Aim of the exercise:
Starting from the first line below, repeat the data exactly through to the last.

Records for this exercise:
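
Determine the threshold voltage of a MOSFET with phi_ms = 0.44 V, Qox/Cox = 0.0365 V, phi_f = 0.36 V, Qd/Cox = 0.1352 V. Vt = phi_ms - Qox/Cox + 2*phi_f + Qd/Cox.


Step 1: Vt = phi_ms - Qox/Cox + 2*phi_f + Qd/Cox
Step 2: Vt = 0.44 - 0.0365 + 2*0.36 + 0.1352
Step 3: Vt = 0.44 - 0.0365 + 0.72 + 0.1352
Step 4: Vt = 1.2587 V

1.2587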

Expected answer:
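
Determine the threshold voltage of a MOSFET with phi_ms = 0.44 V, Qox/Cox = 0.0365 V, phi_f = 0.36 V, Qd/Cox = 0.1352 V. Vt = phi_ms - Qox/Cox + 2*phi_f + Qd/Cox.


Step 1: Vt = phi_ms - Qox/Cox + 2*phi_f + Qd/Cox
Step 2: Vt = 0.44 - 0.0365 + 2*0.36 + 0.1352
Step 3: Vt = 0.44 - 0.0365 + 0.72 + 0.1352
Step 4: Vt = 1.2587 V

1.2587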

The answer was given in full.